### WHAT YOU NEED TO DO
Every line containing the word "cube" is to be copied from the data below.

### TASK DATA
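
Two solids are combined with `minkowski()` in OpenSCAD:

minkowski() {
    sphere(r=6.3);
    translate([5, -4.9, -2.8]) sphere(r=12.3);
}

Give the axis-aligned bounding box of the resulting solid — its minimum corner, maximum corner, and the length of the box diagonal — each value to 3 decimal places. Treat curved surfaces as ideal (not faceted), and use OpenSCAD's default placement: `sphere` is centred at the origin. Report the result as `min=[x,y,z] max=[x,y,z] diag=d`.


A = translate([5, -4.9, -2.8]) sphere(r=12.3) → bbox [-7.3,-17.2,-15.1] .. [17.3,7.4,9.5]
B = sphere(r=6.3) → bbox [-6.3,-6.3,-6.3] .. [6.3,6.3,6.3]
lo = A.lo+B.lo = [-7.3-6.3, -17.2-6.3, -15.1-6.3] = [-13.600,-23.500,-21.400]
hi = A.hi+B.hi = [17.3+6.3, 7.4+6.3, 9.5+6.3] = [23.600,13.700,15.800]
diag = √(37.2²+37.2²+37.2²) = √4151.52 = 64.432

min=[-13.600,-23.500,-21.400] max=[23.600,13.700,15.800] diag=64.432


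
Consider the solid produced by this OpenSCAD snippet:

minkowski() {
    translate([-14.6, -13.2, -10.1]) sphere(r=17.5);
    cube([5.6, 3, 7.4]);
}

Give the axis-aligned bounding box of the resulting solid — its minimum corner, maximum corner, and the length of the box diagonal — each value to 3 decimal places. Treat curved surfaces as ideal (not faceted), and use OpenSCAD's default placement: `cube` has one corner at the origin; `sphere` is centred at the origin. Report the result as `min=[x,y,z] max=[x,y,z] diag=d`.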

### ANSWER SECTION
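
    cube([5.6, 3, 7.4]);
Give the axis-aligned bounding box of the resulting solid — its minimum corner, maximum corner, and the length of the box diagonal — each value to 3 decimal places. Treat curved surfaces as ideal (not faceted), and use OpenSCAD's default placement: `cube` has one corner at the origin; `sphere` is centred at the origin. Report the result as `min=[x,y,z] max=[x,y,z] diag=d`.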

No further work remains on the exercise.